#### Problem requirements
In the data below, find the line that contains "R | Q,0,← | P,B,← | Q,0,→" and the line that contains "Start configuration: tape". Copy both, plus every line between them, exactly.

#### Exercise data
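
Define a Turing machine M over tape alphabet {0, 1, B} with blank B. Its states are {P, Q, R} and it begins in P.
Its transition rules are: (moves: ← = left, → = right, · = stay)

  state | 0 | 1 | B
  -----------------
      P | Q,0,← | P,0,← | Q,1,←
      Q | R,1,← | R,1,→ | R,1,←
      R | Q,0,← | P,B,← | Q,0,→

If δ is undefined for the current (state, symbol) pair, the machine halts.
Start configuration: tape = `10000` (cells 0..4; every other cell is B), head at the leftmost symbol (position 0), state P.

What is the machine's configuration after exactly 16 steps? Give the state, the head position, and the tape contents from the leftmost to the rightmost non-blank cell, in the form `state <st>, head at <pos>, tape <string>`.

state Q, head at -4, tape 0100B00000

P | BBBBB[1]0000   read 1 → write 0, move ←, go to P
P | BBBB[B]00000   read B → write 1, move ←, go to Q
Q | BBB[B]100000   read B → write 1, move ←, go to R
R | BB[B]1100000   read B → write 0, move →, go to Q
Q | BB0[1]100000   read 1 → write 1, move →, go to R
R | BB01[1]00000   read 1 → write B, move ←, go to P
P | BB0[1]B00000   read 1 → write 0, move ←, go to P
P | BB[0]0B00000   read 0 → write 0, move ←, go to Q
Q | B[B]00B00000   read B → write 1, move ←, go to R
R | [B]100B00000   read B → write 0, move →, go to Q
Q | 0[1]00B00000   read 1 → write 1, move →, go to R
R | 01[0]0B00000   read 0 → write 0, move ←, go to Q
Q | 0[1]00B00000   read 1 → write 1, move →, go to R
R | 01[0]0B00000   read 0 → write 0, move ←, go to Q
Q | 0[1]00B00000   read 1 → write 1, move →, go to R
R | 01[0]0B00000   read 0 → write 0, move ←, go to Q
Q | 0[1]00B00000
After 16 steps: state Q, head at -4, tape 0100B00000.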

#### Exercise result
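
      R | Q,0,← | P,B,← | Q,0,→

If δ is undefined for the current (state, symbol) pair, the machine halts.
Start configuration: tape = `10000` (cells 0..4; every other cell is B), head at the leftmost symbol (position 0), state P.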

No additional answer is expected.